### SUPPLIED RECORDS
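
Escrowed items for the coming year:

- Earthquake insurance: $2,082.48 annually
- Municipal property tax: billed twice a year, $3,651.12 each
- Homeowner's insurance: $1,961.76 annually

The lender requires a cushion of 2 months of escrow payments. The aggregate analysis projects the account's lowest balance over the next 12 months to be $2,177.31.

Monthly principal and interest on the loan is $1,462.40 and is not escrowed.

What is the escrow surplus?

$286.23

Earthquake insurance — $2,082.48/yr
Municipal property tax — $3,651.12 × 2 = $7,302.24/yr
Homeowner's insurance — $1,961.76/yr
Total annual escrow = $11,346.48
Base monthly escrow = $11,346.48 / 12 = $945.54
Cushion = 2 × $945.54 = $1,891.08
Surplus = $2,177.31 − $1,891.08 = $286.23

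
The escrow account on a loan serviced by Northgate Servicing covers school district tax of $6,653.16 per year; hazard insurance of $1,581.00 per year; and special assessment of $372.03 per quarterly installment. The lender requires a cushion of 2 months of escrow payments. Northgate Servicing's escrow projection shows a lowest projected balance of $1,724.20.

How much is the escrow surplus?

$103.82

School district tax — $6,653.16 annually
Hazard insurance — $1,581.00 annually
Special assessment — $372.03 × 4 = $1,488.12 annually
Total annual escrow = $6,653.16 + $1,581.00 + $1,488.12 = $9,722.28
Base monthly escrow = $9,722.28 / 12 = $810.19
Required reserve = 2 × $810.19 = $1,620.38
Excess over cushion: $1,724.20 − $1,620.38 = $103.82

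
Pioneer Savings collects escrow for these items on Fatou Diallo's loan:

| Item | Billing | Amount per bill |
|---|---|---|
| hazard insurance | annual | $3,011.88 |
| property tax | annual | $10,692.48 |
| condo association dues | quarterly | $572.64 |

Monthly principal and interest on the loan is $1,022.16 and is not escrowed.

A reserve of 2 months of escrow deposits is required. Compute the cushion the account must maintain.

Hazard insurance = $3,011.88 annually
Property tax = $10,692.48 annually
Condo association dues = $572.64 × 4 = $2,290.56 annually
Combined annual = $15,994.92
Monthly = $15,994.92 / 12 = $1,332.91
Cushion = 2 × $1,332.91 = $2,665.82

$2,665.82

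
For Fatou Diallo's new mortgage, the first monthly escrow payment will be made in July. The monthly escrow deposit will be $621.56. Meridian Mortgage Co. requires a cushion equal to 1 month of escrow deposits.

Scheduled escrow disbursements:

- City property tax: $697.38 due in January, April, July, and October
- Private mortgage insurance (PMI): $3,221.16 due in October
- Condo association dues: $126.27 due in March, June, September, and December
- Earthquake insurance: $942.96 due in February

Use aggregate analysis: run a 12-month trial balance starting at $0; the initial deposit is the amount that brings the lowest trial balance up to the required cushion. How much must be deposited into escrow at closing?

Cushion = 1 × $621.56 = $621.56
Trial balance (start $0, +$621.56 each month, − disbursements):
  Jul: +$621.56 − $697.38 → -$75.82
  Aug: +$621.56 → $545.74
  Sep: +$621.56 − $126.27 → $1,041.03
  Oct: +$621.56 − $3,918.54 → -$2,255.95
  Nov: +$621.56 → -$1,634.39
  Dec: +$621.56 − $126.27 → -$1,139.10
  Jan: +$621.56 − $697.38 → -$1,214.92
  Feb: +$621.56 − $942.96 → -$1,536.32
  Mar: +$621.56 − $126.27 → -$1,041.03
  Apr: +$621.56 − $697.38 → -$1,116.85
  May: +$621.56 → -$495.29
  Jun: +$621.56 − $126.27 → $0.00
Lowest trial balance = -$2,255.95 (Oct)
Initial deposit = cushion − low point = $621.56 − (-$2,255.95) = $2,877.51

$2,877.51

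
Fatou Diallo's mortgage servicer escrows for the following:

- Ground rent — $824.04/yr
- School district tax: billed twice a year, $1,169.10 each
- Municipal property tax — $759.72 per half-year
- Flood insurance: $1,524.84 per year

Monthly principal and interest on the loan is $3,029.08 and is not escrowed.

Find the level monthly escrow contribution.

$517.21

Ground rent: $824.04 per year
School district tax: $1,169.10 × 2 = $2,338.20 per year
Municipal property tax: $759.72 × 2 = $1,519.44 per year
Flood insurance: $1,524.84 per year
Annual escrow total = $824.04 + $2,338.20 + $1,519.44 + $1,524.84 = $6,206.52
Base monthly escrow = $6,206.52 / 12 = $517.21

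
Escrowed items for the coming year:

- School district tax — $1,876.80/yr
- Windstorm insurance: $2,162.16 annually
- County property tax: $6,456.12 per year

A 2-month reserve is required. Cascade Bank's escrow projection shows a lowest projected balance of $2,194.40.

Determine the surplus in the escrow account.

School district tax — $1,876.80
Windstorm insurance — $2,162.16
County property tax — $6,456.12
Total per year = $1,876.80 + $2,162.16 + $6,456.12 = $10,495.08
Monthly = $10,495.08 / 12 = $874.59
Cushion = 2 × $874.59 = $1,749.18
Surplus = $2,194.40 − $1,749.18 = $445.22

$445.22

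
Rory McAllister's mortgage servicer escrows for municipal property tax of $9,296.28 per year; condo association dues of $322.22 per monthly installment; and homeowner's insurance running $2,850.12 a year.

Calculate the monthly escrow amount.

$1,334.42

Municipal property tax = $9,296.28 annually
Condo association dues = $322.22 × 12 = $3,866.64 annually
Homeowner's insurance = $2,850.12 annually
Annual escrow total = $9,296.28 + $3,866.64 + $2,850.12 = $16,013.04
Per month = $16,013.04 / 12 = $1,334.42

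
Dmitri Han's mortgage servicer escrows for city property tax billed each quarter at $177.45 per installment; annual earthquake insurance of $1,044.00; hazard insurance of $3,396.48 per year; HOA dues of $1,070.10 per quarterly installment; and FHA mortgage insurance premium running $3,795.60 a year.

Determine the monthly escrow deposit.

$1,102.19

City property tax — $177.45 × 4 = $709.80
Earthquake insurance — $1,044.00
Hazard insurance — $3,396.48
HOA dues — $1,070.10 × 4 = $4,280.40
FHA mortgage insurance premium — $3,795.60
Annual escrow total = $709.80 + $1,044.00 + $3,396.48 + $4,280.40 + $3,795.60 = $13,226.28
Per month = $13,226.28 ÷ 12 = $1,102.19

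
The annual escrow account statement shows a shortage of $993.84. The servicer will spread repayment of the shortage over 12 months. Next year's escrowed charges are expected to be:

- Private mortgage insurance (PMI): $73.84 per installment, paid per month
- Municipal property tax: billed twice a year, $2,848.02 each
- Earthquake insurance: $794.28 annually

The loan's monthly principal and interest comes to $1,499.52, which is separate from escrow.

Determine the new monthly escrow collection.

Private mortgage insurance (PMI) — $73.84 × 12 = $886.08 per year
Municipal property tax — $2,848.02 × 2 = $5,696.04 per year
Earthquake insurance — $794.28 per year
Combined annual = $886.08 + $5,696.04 + $794.28 = $7,376.40
Per month = $7,376.40 ÷ 12 = $614.70
Monthly shortage recovery: $993.84 / 12 = $82.82
Adjusted monthly = $614.70 + $82.82 = $697.52

$697.52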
######
Restate word for word the entries above from the line with "- School district tax — $1,876.80/yr" through the line with "A 2-month reserve", inclusive, leaving out everything else.

## RESULT OF THE TASK
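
- School district tax — $1,876.80/yr
- Windstorm insurance: $2,162.16 annually
- County property tax: $6,456.12 per year

A 2-month reserve is required. Cascade Bank's escrow projection shows a lowest projected balance of $2,194.40.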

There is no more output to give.